**The problem**
The whole listing that follows should be printed again, unchanged.

**Working data**
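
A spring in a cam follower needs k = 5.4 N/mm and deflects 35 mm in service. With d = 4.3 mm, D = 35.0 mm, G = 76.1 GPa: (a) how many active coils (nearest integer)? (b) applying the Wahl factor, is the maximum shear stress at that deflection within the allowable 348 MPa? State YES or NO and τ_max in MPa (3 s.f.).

N_a = Gd⁴/(8D³k) = (76.1×10³)(4.3⁴)/(8·35.0³·5.4) = 14.05 → N_a = 14
Actual rate k = Gd⁴/(8D³·14) = 5.418 N/mm
Working load F = kδ = 5.418·35 = 189.63 N
C = 35.0/4.3 = 8.1395; K_W = (4C−1)/(4C−4)+0.615/C = 1.1806
τ_max = K_W·8FD/(πd³) = 1.1806·212.57 = 250.96 MPa
τ_max ≤ 348 MPa → acceptable

(a) 14 coils; (b) YES, τ_max = 251 MPa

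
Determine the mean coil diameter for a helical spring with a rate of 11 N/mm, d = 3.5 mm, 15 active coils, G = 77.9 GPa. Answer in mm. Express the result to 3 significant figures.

D = (Gd⁴/(8N_a·k))^(1/3) = (77.9×10³·3.5⁴/(8·15·11))^(1/3)
  = (8855.96)^(1/3) = 20.6893 mm

20.7 mm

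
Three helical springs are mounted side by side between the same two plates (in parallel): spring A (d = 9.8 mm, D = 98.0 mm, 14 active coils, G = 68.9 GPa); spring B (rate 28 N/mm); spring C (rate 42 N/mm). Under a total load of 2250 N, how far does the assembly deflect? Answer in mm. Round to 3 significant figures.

k_A = Gd⁴/(8D³N_a) = (68.9×10³)(9.8⁴)/(8·98.0³·14) = 6.0288 N/mm
Parallel: k_eq = 6.0288 + 28 + 42 = 76.029 N/mm
δ = F/k_eq = 2250/76.029 = 29.594 mm

29.6 mm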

**Answer section**
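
A spring in a cam follower needs k = 5.4 N/mm and deflects 35 mm in service. With d = 4.3 mm, D = 35.0 mm, G = 76.1 GPa: (a) how many active coils (nearest integer)? (b) applying the Wahl factor, is the maximum shear stress at that deflection within the allowable 348 MPa? State YES or NO and τ_max in MPa (3 s.f.).

N_a = Gd⁴/(8D³k) = (76.1×10³)(4.3⁴)/(8·35.0³·5.4) = 14.05 → N_a = 14
Actual rate k = Gd⁴/(8D³·14) = 5.418 N/mm
Working load F = kδ = 5.418·35 = 189.63 N
C = 35.0/4.3 = 8.1395; K_W = (4C−1)/(4C−4)+0.615/C = 1.1806
τ_max = K_W·8FD/(πd³) = 1.1806·212.57 = 250.96 MPa
τ_max ≤ 348 MPa → acceptable

(a) 14 coils; (b) YES, τ_max = 251 MPa

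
Determine the mean coil diameter for a helical spring with a rate of 11 N/mm, d = 3.5 mm, 15 active coils, G = 77.9 GPa. Answer in mm. Express the result to 3 significant figures.

D = (Gd⁴/(8N_a·k))^(1/3) = (77.9×10³·3.5⁴/(8·15·11))^(1/3)
  = (8855.96)^(1/3) = 20.6893 mm

20.7 mm

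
Three helical springs are mounted side by side between the same two plates (in parallel): spring A (d = 9.8 mm, D = 98.0 mm, 14 active coils, G = 68.9 GPa); spring B (rate 28 N/mm); spring C (rate 42 N/mm). Under a total load of 2250 N, how far does the assembly deflect? Answer in mm. Round to 3 significant figures.

k_A = Gd⁴/(8D³N_a) = (68.9×10³)(9.8⁴)/(8·98.0³·14) = 6.0288 N/mm
Parallel: k_eq = 6.0288 + 28 + 42 = 76.029 N/mm
δ = F/k_eq = 2250/76.029 = 29.594 mm

29.6 mm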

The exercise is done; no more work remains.